*** Opening of INPUT ***
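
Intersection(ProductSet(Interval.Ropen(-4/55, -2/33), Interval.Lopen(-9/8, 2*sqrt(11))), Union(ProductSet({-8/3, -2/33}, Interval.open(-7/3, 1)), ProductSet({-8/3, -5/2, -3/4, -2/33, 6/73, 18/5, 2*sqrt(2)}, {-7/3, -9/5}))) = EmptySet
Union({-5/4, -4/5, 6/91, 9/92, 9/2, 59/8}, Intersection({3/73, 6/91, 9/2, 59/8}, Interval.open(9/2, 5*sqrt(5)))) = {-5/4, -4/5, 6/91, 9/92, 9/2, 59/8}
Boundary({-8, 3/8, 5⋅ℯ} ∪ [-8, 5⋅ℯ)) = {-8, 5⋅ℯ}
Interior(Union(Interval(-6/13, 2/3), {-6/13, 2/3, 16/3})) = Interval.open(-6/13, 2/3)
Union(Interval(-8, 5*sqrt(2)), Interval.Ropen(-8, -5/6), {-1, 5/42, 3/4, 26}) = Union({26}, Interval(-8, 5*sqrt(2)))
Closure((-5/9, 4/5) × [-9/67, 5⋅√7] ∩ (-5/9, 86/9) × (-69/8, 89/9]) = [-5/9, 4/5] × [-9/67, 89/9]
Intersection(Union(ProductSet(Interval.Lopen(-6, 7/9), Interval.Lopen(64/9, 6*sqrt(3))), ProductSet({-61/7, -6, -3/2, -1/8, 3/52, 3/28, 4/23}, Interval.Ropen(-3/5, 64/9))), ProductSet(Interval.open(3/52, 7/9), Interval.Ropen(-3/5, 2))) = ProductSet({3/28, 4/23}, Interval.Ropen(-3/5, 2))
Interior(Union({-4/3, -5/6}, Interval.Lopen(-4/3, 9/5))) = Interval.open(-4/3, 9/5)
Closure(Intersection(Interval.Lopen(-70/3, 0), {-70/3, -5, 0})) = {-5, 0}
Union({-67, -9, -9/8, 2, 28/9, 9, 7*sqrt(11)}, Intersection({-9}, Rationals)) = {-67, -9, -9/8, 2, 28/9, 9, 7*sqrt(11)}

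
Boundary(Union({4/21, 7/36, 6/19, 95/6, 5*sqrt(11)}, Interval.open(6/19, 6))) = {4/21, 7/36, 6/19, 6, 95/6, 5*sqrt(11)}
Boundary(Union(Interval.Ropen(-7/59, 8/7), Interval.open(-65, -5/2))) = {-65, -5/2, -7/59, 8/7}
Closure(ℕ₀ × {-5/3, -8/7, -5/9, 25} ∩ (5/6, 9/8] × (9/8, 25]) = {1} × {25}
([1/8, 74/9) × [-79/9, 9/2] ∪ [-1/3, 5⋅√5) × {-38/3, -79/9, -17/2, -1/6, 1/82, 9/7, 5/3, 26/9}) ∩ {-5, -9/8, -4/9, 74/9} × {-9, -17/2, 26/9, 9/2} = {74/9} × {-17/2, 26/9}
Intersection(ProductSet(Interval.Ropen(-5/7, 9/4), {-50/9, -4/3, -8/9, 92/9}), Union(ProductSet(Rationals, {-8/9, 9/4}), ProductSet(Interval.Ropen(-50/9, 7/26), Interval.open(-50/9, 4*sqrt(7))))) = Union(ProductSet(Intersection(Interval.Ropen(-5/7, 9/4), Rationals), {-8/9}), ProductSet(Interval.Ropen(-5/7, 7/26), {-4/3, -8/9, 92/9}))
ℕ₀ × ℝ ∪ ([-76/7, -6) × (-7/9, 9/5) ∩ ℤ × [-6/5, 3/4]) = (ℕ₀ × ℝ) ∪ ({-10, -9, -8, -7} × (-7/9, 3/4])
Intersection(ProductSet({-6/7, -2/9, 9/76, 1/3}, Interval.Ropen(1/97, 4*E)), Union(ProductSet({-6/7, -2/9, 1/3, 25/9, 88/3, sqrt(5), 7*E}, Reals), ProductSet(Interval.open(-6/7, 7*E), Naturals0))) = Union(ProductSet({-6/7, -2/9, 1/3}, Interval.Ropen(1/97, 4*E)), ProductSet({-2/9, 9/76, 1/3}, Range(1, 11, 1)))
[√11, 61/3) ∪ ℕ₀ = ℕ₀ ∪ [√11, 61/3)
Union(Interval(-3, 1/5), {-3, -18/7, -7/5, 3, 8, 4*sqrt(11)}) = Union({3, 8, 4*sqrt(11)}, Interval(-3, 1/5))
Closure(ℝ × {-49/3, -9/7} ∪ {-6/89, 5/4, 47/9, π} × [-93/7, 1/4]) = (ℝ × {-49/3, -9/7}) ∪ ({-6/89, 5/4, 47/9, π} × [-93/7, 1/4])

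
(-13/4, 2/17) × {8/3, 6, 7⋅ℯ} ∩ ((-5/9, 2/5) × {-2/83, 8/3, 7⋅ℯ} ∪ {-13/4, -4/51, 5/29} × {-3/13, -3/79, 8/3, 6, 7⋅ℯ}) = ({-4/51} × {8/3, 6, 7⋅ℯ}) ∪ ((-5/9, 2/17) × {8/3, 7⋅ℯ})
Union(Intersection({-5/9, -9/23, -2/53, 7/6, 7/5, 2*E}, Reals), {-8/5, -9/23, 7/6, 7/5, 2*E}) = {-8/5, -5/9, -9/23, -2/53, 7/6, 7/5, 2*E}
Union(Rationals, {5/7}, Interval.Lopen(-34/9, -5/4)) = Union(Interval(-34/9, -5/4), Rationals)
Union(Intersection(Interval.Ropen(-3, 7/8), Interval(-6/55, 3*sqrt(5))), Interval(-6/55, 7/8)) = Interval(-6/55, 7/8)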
*** Close of INPUT ***
*** Opening of INPUT ***
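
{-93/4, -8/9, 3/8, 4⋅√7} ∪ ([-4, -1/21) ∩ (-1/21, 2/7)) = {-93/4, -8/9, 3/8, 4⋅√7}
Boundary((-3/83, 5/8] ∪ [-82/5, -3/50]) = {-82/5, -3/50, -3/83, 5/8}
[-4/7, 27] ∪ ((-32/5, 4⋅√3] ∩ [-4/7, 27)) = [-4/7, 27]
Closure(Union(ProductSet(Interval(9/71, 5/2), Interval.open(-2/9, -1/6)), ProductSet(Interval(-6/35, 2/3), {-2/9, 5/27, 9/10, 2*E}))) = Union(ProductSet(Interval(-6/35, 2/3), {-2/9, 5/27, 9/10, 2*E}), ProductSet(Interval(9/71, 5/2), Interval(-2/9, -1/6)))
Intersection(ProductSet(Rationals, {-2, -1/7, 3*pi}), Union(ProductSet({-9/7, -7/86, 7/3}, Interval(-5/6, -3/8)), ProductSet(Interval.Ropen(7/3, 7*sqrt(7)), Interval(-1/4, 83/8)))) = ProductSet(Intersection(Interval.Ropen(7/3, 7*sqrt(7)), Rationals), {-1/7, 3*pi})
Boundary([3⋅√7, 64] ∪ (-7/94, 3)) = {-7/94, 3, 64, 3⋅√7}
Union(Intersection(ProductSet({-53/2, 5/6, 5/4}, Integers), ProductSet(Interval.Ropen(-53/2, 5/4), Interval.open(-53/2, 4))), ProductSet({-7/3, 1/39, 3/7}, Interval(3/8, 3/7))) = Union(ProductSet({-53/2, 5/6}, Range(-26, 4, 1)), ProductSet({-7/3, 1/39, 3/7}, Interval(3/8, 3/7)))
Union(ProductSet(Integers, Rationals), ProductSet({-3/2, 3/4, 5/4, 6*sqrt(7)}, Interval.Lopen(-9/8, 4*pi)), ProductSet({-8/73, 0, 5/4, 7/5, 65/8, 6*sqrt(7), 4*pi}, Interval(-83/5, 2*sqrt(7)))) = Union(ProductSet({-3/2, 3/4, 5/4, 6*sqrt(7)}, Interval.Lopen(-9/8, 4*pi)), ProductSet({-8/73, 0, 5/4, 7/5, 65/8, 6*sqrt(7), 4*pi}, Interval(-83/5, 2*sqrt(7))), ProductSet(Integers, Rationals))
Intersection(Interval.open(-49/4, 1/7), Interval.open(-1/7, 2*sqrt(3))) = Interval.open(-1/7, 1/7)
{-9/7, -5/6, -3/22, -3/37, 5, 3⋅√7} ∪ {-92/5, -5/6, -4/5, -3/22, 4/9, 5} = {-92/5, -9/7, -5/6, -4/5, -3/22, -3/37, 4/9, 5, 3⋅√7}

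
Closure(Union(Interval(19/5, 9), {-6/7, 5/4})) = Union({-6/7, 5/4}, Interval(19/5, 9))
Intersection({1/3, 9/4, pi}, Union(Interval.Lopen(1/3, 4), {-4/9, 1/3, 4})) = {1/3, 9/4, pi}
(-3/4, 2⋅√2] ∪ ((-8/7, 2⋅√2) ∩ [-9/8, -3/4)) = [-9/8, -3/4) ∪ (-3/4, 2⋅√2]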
*** Close of INPUT ***
*** Opening of INPUT ***
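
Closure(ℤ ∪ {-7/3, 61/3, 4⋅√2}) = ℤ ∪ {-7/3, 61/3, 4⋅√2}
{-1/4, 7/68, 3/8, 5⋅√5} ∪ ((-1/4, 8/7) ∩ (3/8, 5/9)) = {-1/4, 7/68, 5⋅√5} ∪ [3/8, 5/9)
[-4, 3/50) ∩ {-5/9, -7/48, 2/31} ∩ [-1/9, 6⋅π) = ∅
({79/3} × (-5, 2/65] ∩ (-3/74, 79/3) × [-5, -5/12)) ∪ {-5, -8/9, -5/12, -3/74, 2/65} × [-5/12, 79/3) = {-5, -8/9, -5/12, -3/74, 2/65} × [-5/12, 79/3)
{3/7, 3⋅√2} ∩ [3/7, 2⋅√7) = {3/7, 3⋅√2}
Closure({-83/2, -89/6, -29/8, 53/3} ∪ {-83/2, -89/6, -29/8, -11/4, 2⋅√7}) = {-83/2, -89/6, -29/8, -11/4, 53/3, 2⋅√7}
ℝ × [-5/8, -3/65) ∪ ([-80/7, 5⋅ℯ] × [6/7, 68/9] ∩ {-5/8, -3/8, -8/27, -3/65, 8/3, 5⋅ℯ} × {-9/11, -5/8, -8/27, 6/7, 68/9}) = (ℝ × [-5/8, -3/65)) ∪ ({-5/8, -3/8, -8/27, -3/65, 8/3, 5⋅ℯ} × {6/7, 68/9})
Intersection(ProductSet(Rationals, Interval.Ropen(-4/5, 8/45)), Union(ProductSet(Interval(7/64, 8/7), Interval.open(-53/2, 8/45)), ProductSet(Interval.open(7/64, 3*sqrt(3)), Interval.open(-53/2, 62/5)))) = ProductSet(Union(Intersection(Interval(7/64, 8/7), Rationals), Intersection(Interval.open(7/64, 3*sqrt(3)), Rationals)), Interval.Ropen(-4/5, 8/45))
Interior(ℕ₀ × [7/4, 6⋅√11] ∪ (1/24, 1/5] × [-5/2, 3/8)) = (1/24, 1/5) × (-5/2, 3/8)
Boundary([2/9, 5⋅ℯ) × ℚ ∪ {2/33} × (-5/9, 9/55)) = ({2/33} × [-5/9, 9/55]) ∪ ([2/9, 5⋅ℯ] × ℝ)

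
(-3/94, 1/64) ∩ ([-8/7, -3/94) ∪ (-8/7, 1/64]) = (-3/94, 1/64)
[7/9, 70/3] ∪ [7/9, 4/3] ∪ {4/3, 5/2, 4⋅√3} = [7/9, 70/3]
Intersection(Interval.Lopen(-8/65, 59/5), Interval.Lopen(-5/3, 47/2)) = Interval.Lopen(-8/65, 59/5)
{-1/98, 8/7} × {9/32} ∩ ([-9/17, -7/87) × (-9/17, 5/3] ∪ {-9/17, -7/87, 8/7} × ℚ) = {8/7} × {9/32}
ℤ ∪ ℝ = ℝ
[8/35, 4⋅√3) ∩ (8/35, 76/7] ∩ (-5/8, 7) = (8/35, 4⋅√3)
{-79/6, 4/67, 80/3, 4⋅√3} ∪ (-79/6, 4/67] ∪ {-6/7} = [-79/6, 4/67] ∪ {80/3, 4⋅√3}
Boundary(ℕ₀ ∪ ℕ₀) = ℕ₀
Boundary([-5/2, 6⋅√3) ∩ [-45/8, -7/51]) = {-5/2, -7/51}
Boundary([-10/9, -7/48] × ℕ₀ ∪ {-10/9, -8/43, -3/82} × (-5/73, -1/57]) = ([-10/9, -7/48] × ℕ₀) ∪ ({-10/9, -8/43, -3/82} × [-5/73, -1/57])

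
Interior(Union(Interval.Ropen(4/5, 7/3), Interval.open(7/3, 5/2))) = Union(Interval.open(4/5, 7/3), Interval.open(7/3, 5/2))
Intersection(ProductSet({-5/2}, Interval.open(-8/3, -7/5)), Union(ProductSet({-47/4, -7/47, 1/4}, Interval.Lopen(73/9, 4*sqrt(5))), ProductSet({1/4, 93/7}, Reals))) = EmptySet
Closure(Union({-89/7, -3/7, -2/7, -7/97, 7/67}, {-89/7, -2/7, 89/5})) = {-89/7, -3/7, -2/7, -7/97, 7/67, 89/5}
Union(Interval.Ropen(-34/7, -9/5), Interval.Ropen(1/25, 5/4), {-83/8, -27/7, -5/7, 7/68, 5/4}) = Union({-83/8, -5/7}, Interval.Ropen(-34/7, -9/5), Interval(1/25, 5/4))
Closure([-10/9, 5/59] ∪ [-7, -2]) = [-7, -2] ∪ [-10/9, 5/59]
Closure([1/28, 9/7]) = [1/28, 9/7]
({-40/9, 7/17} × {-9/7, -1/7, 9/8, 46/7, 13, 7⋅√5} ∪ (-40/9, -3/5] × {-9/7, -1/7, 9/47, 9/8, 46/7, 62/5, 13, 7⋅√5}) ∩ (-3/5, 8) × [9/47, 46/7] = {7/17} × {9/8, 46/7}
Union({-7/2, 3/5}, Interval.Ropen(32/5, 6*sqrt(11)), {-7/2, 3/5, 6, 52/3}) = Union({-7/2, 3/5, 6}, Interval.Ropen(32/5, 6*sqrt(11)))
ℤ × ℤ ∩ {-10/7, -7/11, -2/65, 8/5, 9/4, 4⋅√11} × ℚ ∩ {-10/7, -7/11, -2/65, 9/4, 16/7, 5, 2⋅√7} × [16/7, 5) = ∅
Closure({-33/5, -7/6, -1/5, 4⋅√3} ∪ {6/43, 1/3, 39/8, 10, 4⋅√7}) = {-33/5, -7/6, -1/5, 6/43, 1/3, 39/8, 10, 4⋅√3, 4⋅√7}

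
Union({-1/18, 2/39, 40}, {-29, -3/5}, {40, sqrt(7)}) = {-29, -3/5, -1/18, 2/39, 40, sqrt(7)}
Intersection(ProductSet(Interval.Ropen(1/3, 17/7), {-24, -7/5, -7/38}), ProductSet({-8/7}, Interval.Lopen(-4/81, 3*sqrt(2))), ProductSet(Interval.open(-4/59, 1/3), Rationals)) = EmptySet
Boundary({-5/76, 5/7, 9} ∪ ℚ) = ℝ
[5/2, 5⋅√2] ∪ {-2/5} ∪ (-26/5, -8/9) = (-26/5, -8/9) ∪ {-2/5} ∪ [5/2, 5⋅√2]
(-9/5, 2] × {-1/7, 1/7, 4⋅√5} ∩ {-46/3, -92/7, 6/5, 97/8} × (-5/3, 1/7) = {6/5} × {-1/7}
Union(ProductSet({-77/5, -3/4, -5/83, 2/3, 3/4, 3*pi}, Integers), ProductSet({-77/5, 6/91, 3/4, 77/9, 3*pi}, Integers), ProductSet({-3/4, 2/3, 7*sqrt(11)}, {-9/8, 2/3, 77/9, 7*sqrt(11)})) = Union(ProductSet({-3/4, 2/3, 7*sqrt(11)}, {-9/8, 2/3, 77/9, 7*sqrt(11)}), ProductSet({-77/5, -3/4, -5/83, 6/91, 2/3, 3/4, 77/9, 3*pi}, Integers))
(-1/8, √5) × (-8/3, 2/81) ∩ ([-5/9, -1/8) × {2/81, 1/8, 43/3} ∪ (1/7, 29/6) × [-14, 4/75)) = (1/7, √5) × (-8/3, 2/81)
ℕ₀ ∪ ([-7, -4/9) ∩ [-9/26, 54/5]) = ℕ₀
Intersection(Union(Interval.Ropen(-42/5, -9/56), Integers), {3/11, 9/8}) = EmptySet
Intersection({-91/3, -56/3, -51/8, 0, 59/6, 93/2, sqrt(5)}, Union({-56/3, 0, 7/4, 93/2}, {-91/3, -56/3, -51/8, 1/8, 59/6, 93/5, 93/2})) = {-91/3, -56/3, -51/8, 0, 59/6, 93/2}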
*** Close of INPUT ***
> INSTRUCTIONS TO FOLLOW
Check each line of the records above for "Range", and copy those that have it.

> ANSWER BELOW
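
Intersection(ProductSet({-6/7, -2/9, 9/76, 1/3}, Interval.Ropen(1/97, 4*E)), Union(ProductSet({-6/7, -2/9, 1/3, 25/9, 88/3, sqrt(5), 7*E}, Reals), ProductSet(Interval.open(-6/7, 7*E), Naturals0))) = Union(ProductSet({-6/7, -2/9, 1/3}, Interval.Ropen(1/97, 4*E)), ProductSet({-2/9, 9/76, 1/3}, Range(1, 11, 1)))
Union(Intersection(ProductSet({-53/2, 5/6, 5/4}, Integers), ProductSet(Interval.Ropen(-53/2, 5/4), Interval.open(-53/2, 4))), ProductSet({-7/3, 1/39, 3/7}, Interval(3/8, 3/7))) = Union(ProductSet({-53/2, 5/6}, Range(-26, 4, 1)), ProductSet({-7/3, 1/39, 3/7}, Interval(3/8, 3/7)))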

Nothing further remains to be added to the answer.